▼▼▼
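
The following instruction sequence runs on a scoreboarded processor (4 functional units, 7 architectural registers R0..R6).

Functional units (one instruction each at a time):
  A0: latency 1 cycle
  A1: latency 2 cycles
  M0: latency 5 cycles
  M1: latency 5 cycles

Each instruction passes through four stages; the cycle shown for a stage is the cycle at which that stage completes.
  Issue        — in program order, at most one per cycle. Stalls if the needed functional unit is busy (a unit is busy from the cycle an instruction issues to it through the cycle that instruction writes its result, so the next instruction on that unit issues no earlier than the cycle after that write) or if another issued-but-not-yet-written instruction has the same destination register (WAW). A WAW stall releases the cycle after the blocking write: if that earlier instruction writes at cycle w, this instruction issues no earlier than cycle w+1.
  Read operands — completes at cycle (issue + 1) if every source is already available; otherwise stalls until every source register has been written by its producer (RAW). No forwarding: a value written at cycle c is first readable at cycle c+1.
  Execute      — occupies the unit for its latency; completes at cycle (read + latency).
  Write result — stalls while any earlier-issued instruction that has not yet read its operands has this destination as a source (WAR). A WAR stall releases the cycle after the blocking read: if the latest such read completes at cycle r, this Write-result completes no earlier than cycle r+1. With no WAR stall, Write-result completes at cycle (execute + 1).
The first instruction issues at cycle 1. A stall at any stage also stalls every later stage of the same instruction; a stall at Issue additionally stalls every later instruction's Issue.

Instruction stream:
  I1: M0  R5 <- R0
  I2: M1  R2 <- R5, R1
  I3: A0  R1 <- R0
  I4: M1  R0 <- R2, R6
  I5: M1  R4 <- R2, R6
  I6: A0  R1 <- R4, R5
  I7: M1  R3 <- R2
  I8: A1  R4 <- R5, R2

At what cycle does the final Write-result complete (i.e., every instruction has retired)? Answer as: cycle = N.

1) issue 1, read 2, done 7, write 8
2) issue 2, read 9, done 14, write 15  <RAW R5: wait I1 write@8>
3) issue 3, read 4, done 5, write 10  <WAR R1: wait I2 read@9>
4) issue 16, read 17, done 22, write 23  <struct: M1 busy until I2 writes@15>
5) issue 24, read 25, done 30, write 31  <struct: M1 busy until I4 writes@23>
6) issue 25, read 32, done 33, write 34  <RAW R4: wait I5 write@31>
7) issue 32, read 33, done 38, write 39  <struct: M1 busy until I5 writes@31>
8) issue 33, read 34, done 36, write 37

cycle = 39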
▲▲▲
▼▼▼
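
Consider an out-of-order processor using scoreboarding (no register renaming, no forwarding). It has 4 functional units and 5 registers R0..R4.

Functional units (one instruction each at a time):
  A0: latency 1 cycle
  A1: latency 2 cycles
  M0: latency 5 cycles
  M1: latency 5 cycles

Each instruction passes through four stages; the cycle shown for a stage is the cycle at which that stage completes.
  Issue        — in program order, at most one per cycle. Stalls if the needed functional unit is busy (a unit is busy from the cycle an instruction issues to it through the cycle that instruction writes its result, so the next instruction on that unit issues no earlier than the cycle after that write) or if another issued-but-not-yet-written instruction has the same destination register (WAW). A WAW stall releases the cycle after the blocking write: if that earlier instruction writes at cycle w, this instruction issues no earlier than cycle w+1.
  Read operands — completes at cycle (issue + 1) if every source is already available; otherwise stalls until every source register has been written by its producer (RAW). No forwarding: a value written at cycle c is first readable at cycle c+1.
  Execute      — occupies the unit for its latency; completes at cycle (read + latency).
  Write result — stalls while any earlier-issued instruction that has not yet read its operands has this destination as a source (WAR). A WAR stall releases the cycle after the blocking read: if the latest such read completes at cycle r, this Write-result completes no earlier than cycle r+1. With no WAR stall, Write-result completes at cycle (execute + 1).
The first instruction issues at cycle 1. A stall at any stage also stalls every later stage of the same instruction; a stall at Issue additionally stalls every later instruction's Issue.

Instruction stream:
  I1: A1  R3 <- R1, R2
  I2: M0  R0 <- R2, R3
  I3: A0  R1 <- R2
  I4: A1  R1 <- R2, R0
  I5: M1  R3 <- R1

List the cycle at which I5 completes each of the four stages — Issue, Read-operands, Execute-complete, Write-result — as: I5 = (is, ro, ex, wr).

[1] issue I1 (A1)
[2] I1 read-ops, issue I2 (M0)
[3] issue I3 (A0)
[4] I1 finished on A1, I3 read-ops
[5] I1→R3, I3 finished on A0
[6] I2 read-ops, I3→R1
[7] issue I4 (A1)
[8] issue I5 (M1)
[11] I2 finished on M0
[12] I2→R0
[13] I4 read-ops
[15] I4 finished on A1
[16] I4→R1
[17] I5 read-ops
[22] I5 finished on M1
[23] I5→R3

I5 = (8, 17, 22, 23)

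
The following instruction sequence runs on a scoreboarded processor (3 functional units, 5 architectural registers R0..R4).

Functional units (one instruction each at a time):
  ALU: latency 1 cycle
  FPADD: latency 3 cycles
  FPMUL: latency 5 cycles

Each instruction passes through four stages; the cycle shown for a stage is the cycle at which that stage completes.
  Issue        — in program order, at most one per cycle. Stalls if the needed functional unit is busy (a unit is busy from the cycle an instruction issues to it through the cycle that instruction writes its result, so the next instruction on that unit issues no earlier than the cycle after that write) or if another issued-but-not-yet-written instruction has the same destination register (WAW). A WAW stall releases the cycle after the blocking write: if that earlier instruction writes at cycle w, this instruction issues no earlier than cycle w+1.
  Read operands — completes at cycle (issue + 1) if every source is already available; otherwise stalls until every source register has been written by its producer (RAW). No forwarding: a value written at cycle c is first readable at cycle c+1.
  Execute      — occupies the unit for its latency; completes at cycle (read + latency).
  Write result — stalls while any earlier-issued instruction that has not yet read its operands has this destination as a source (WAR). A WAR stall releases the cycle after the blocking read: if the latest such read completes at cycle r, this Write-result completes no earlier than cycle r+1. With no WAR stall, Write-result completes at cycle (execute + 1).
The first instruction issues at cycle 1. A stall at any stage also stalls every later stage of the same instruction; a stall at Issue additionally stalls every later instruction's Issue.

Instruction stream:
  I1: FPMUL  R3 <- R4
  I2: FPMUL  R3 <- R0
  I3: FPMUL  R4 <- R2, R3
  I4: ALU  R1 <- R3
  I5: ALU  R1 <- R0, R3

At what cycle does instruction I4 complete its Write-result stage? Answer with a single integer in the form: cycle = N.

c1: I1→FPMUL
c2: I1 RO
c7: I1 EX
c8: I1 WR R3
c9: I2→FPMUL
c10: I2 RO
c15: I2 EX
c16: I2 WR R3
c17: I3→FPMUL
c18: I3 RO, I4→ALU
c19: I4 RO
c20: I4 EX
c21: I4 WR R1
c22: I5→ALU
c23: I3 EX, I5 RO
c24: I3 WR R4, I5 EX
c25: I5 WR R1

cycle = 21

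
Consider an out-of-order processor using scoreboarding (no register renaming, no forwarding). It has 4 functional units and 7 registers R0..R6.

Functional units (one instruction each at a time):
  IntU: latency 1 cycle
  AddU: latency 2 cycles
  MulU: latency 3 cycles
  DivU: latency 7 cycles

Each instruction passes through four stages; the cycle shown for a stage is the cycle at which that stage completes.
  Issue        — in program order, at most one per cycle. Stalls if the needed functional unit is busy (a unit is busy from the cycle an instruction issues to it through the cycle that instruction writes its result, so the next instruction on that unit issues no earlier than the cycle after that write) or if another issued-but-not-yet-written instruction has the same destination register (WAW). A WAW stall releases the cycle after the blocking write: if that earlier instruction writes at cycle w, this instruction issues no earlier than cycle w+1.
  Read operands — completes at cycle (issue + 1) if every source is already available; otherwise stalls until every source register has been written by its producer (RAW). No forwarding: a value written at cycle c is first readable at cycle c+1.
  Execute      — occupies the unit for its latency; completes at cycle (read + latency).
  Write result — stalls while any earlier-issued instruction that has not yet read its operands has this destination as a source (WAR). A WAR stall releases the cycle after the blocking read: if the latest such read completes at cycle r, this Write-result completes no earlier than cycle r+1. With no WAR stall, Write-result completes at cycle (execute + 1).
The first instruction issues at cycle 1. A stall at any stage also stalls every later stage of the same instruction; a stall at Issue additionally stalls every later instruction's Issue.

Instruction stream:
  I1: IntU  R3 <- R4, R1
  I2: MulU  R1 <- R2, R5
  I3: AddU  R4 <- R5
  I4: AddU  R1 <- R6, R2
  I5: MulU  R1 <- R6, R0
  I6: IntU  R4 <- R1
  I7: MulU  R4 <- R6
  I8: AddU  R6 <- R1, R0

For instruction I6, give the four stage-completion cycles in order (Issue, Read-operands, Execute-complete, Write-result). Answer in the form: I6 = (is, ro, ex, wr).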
▲▲▲
- Try it:
From the listing above, collect each line in which the string "following" appears.

- Final answer:
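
The following instruction sequence runs on a scoreboarded processor (4 functional units, 7 architectural registers R0..R6).
The following instruction sequence runs on a scoreboarded processor (3 functional units, 5 architectural registers R0..R4).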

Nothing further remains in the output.